**Problem statement:**
Repeat only the lines below from the one containing "Angle(CT, x-axis) = 87.9°" through the one containing "Orientation: each successive", inclusive, exactly as written.

**Source data:**

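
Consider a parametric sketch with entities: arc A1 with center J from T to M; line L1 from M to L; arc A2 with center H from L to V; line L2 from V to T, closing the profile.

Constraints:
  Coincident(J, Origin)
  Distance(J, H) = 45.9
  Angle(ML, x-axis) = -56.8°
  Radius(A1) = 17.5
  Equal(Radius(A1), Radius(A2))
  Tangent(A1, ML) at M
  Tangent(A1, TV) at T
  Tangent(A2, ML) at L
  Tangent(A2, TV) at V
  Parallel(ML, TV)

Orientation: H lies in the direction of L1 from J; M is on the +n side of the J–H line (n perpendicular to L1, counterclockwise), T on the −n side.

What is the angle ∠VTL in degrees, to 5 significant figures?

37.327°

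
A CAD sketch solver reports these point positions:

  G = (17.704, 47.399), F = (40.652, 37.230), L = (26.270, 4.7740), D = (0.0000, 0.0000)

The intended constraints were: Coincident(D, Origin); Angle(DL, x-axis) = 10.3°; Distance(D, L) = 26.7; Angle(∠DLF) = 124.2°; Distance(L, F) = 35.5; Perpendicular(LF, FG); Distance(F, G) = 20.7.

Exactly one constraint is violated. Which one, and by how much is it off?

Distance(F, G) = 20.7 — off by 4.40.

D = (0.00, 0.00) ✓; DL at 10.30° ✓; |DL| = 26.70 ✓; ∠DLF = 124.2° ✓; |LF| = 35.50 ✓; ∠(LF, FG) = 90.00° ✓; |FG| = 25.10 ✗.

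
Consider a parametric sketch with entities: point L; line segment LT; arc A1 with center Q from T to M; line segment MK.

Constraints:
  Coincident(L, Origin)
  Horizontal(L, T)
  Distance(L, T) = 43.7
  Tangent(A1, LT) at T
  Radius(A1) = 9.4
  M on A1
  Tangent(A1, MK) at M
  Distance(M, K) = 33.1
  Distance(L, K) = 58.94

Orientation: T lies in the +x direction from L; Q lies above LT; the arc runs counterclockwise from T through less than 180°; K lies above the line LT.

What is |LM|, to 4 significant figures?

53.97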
---
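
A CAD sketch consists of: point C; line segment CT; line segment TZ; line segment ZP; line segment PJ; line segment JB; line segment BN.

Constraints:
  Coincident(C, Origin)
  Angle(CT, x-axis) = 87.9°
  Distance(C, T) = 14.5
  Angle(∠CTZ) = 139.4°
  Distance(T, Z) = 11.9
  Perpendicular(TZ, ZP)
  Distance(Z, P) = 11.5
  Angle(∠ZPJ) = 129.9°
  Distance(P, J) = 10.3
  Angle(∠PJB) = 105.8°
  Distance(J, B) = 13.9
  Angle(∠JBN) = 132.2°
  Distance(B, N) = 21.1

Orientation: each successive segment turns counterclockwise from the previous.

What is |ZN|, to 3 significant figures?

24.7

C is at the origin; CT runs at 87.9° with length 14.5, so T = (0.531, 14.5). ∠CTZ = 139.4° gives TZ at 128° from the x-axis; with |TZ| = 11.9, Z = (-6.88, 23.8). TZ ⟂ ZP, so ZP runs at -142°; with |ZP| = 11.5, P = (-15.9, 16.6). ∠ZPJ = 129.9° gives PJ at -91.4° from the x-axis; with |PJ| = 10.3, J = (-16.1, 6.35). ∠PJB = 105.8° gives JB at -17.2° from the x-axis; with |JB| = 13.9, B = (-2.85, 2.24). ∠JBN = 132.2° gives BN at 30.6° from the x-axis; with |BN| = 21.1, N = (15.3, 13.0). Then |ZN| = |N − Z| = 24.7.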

**Completed exercise:**
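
  Angle(CT, x-axis) = 87.9°
  Distance(C, T) = 14.5
  Angle(∠CTZ) = 139.4°
  Distance(T, Z) = 11.9
  Perpendicular(TZ, ZP)
  Distance(Z, P) = 11.5
  Angle(∠ZPJ) = 129.9°
  Distance(P, J) = 10.3
  Angle(∠PJB) = 105.8°
  Distance(J, B) = 13.9
  Angle(∠JBN) = 132.2°
  Distance(B, N) = 21.1

Orientation: each successive segment turns counterclockwise from the previous.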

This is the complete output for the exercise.